◆ ABOUT THIS TASK
Every line in the data below that holds "write" should be found and copied.

◆ STORED DATA
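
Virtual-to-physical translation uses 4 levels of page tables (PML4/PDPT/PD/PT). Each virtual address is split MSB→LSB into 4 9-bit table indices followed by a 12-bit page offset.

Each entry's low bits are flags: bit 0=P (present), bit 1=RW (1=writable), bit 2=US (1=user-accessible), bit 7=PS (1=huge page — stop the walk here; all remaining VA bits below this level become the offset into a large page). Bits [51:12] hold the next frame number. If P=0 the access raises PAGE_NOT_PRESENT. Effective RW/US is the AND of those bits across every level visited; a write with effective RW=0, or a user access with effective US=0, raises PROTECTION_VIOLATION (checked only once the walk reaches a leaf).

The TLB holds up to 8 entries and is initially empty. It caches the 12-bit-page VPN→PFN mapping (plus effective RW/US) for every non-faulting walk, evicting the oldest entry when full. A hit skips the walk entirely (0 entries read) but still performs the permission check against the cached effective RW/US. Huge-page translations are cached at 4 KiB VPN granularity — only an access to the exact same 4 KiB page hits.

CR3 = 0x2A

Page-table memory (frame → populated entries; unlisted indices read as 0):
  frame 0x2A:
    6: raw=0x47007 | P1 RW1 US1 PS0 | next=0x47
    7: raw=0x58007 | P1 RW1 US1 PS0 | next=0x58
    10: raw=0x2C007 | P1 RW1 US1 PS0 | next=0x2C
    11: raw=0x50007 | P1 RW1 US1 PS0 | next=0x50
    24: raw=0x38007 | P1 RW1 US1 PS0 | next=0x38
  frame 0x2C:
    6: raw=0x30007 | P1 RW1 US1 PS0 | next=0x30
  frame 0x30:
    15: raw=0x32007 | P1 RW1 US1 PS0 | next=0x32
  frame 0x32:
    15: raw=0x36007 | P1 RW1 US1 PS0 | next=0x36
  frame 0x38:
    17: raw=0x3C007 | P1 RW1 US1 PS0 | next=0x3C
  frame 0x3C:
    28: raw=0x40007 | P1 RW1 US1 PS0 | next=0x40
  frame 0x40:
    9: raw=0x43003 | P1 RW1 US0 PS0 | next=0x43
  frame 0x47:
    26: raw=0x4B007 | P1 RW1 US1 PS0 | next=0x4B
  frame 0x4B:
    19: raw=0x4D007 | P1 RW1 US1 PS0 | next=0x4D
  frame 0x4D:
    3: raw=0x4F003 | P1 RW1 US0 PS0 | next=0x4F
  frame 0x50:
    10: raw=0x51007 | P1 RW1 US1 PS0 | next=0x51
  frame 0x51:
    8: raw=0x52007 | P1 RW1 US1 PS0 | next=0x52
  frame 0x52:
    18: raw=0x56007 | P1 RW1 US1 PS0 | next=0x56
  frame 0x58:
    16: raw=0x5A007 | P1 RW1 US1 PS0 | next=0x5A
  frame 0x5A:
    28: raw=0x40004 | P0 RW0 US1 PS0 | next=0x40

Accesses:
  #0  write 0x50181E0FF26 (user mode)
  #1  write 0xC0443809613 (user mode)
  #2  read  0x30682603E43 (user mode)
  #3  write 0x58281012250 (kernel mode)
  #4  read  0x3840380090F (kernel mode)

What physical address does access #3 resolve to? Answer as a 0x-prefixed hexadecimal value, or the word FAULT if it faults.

Walk each access:
#0 VA=0x50181E0FF26 (w,user):
  lvl0: tbl 0x2A, slot 10 ⇒ 0x2C007 (P1/RW1/US1/PS0)
  lvl1: tbl 0x2C, slot 6 ⇒ 0x30007 (P1/RW1/US1/PS0)
  lvl2: tbl 0x30, slot 15 ⇒ 0x32007 (P1/RW1/US1/PS0)
  lvl3: tbl 0x32, slot 15 ⇒ 0x36007 (P1/RW1/US1/PS0)
  ✓ 0x36F26  — 4 lookups
#1 VA=0xC0443809613 (w,user):
  lvl0: tbl 0x2A, slot 24 ⇒ 0x38007 (P1/RW1/US1/PS0)
  lvl1: tbl 0x38, slot 17 ⇒ 0x3C007 (P1/RW1/US1/PS0)
  lvl2: tbl 0x3C, slot 28 ⇒ 0x40007 (P1/RW1/US1/PS0)
  lvl3: tbl 0x40, slot 9 ⇒ 0x43003 (P1/RW1/US0/PS0)
  → PROTECTION_VIOLATION  (4 entries read)
#2 VA=0x30682603E43 (r,user):
  lvl0: tbl 0x2A, slot 6 ⇒ 0x47007 (P1/RW1/US1/PS0)
  lvl1: tbl 0x47, slot 26 ⇒ 0x4B007 (P1/RW1/US1/PS0)
  lvl2: tbl 0x4B, slot 19 ⇒ 0x4D007 (P1/RW1/US1/PS0)
  lvl3: tbl 0x4D, slot 3 ⇒ 0x4F003 (P1/RW1/US0/PS0)
  → PROTECTION_VIOLATION  (4 entries read)
#3 VA=0x58281012250 (w,kernel):
  lvl0: tbl 0x2A, slot 11 ⇒ 0x50007 (P1/RW1/US1/PS0)
  lvl1: tbl 0x50, slot 10 ⇒ 0x51007 (P1/RW1/US1/PS0)
  lvl2: tbl 0x51, slot 8 ⇒ 0x52007 (P1/RW1/US1/PS0)
  lvl3: tbl 0x52, slot 18 ⇒ 0x56007 (P1/RW1/US1/PS0)
  ✓ 0x56250  — 4 lookups
#4 VA=0x3840380090F (r,kernel):
  lvl0: tbl 0x2A, slot 7 ⇒ 0x58007 (P1/RW1/US1/PS0)
  lvl1: tbl 0x58, slot 16 ⇒ 0x5A007 (P1/RW1/US1/PS0)
  lvl2: tbl 0x5A, slot 28 ⇒ 0x40004 (P0/RW0/US1/PS0)
  → PAGE_NOT_PRESENT  (3 entries read)

Access #3 PA: 0x56250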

◆ FINAL ANSWER
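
Each entry's low bits are flags: bit 0=P (present), bit 1=RW (1=writable), bit 2=US (1=user-accessible), bit 7=PS (1=huge page — stop the walk here; all remaining VA bits below this level become the offset into a large page). Bits [51:12] hold the next frame number. If P=0 the access raises PAGE_NOT_PRESENT. Effective RW/US is the AND of those bits across every level visited; a write with effective RW=0, or a user access with effective US=0, raises PROTECTION_VIOLATION (checked only once the walk reaches a leaf).
  #0  write 0x50181E0FF26 (user mode)
  #1  write 0xC0443809613 (user mode)
  #3  write 0x58281012250 (kernel mode)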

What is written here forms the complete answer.